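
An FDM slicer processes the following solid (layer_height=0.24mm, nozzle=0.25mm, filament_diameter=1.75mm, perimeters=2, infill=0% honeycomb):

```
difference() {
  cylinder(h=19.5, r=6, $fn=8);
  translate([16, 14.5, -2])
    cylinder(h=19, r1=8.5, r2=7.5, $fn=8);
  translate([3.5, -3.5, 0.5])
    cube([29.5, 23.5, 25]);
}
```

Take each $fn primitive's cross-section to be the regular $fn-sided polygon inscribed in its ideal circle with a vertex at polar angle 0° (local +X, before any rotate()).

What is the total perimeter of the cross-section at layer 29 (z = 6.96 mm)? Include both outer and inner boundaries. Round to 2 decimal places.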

* [EXERCISE]: For each record above, give it again without a single change.

* [TASK ANSWER]:
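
An FDM slicer processes the following solid (layer_height=0.24mm, nozzle=0.25mm, filament_diameter=1.75mm, perimeters=2, infill=0% honeycomb):

```
difference() {
  cylinder(h=19.5, r=6, $fn=8);
  translate([16, 14.5, -2])
    cylinder(h=19, r1=8.5, r2=7.5, $fn=8);
  translate([3.5, -3.5, 0.5])
    cube([29.5, 23.5, 25]);
}
```

Take each $fn primitive's cross-section to be the regular $fn-sided polygon inscribed in its ideal circle with a vertex at polar angle 0° (local +X, before any rotate()).

What is the total perimeter of the cross-section at layer 29 (z = 6.96 mm)? Include both outer and inner boundaries. Round to 2 decimal places.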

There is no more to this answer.